What is being asked
Print the data that follows exactly.

[Information — start]

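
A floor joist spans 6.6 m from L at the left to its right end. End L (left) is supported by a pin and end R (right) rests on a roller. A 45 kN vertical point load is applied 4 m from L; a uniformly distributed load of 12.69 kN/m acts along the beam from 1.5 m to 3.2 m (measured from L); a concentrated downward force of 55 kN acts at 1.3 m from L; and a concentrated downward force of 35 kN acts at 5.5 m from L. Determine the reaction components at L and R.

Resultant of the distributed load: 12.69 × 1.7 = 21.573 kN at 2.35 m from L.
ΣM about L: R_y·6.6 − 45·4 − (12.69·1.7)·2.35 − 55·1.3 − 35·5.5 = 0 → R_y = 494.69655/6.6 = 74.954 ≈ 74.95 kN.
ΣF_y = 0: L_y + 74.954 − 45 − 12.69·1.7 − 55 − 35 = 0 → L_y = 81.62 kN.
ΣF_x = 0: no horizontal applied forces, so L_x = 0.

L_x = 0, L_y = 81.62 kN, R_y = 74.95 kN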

[Information — finish]

Task answer
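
A floor joist spans 6.6 m from L at the left to its right end. End L (left) is supported by a pin and end R (right) rests on a roller. A 45 kN vertical point load is applied 4 m from L; a uniformly distributed load of 12.69 kN/m acts along the beam from 1.5 m to 3.2 m (measured from L); a concentrated downward force of 55 kN acts at 1.3 m from L; and a concentrated downward force of 35 kN acts at 5.5 m from L. Determine the reaction components at L and R.

Resultant of the distributed load: 12.69 × 1.7 = 21.573 kN at 2.35 m from L.
ΣM about L: R_y·6.6 − 45·4 − (12.69·1.7)·2.35 − 55·1.3 − 35·5.5 = 0 → R_y = 494.69655/6.6 = 74.954 ≈ 74.95 kN.
ΣF_y = 0: L_y + 74.954 − 45 − 12.69·1.7 − 55 − 35 = 0 → L_y = 81.62 kN.
ΣF_x = 0: no horizontal applied forces, so L_x = 0.

L_x = 0, L_y = 81.62 kN, R_y = 74.95 kN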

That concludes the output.